_What is required:_ Scan the entries below. Return every line that includes "arrow".

(Information begins)

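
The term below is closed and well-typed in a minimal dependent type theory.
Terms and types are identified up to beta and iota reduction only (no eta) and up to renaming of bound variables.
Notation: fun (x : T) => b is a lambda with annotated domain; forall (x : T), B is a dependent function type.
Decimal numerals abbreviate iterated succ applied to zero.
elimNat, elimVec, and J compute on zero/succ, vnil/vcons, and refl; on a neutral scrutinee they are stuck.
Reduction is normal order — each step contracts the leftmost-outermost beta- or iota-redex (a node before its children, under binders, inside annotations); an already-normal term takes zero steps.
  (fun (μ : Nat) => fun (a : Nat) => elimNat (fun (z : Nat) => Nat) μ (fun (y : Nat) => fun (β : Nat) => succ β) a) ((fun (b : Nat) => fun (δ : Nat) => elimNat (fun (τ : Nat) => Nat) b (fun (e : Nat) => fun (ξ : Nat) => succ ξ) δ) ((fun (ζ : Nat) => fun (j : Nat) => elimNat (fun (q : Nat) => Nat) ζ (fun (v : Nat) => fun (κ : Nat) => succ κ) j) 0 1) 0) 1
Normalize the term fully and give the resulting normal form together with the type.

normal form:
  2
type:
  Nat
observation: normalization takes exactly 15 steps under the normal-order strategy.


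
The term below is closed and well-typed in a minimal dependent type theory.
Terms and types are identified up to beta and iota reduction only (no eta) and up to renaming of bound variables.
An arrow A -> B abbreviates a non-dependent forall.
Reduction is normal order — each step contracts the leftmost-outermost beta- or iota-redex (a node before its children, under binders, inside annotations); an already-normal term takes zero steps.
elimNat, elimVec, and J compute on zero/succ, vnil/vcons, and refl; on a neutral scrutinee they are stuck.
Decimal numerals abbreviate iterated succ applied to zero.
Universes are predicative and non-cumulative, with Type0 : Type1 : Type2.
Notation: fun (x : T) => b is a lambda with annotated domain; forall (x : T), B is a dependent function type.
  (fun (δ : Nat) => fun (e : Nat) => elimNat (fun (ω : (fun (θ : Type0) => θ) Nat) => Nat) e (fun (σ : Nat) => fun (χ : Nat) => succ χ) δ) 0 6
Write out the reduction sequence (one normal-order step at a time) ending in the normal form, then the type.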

(Information ends)
(Information begins)

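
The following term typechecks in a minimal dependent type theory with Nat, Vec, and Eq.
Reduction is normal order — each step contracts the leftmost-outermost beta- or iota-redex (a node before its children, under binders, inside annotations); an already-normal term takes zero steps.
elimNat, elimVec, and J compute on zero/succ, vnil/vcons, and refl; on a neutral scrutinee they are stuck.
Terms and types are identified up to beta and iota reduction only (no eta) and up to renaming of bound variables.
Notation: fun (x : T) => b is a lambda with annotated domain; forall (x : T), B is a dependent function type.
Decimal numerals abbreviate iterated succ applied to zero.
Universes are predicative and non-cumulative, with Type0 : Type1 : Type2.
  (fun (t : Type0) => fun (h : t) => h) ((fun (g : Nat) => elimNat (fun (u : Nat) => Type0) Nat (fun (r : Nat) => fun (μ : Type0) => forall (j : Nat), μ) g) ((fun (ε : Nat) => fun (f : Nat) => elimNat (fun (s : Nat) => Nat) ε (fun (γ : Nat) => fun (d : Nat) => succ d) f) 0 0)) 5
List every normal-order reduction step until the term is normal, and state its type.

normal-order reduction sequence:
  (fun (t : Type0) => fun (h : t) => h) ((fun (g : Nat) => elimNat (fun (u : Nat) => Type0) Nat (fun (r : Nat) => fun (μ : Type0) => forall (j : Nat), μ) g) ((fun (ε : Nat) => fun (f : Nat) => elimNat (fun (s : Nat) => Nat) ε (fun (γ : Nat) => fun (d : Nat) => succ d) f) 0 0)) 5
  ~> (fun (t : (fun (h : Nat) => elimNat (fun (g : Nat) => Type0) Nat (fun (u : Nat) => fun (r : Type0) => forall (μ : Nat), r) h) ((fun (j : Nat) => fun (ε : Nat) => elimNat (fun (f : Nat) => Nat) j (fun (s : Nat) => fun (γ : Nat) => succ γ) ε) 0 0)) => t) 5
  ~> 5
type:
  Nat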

(Information ends)
(Information begins)

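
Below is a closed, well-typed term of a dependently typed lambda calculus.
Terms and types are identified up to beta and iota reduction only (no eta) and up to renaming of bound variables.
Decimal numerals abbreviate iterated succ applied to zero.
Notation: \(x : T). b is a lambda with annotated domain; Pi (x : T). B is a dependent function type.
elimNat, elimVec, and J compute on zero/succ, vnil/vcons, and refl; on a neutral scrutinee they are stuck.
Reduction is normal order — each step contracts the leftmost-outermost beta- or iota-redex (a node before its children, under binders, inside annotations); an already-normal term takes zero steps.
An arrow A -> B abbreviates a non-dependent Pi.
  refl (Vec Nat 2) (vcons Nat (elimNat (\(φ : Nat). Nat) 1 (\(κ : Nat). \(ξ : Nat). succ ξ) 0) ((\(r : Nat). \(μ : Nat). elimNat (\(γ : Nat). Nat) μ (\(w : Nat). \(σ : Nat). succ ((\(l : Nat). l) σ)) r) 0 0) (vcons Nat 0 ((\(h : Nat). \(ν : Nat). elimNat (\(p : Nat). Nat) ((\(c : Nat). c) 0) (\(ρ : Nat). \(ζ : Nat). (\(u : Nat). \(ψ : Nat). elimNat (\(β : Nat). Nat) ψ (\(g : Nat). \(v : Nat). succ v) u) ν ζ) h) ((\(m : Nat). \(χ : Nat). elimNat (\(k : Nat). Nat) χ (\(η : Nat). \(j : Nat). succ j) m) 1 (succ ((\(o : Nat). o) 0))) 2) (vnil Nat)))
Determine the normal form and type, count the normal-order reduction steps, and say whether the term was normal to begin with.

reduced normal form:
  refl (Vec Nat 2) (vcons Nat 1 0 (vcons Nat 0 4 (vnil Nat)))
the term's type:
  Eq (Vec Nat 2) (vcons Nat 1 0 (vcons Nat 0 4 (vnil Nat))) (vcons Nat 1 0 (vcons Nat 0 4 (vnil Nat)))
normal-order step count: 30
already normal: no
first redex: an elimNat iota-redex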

(Information ends)

_Exercise result:_
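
An arrow A -> B abbreviates a non-dependent forall.
An arrow A -> B abbreviates a non-dependent Pi.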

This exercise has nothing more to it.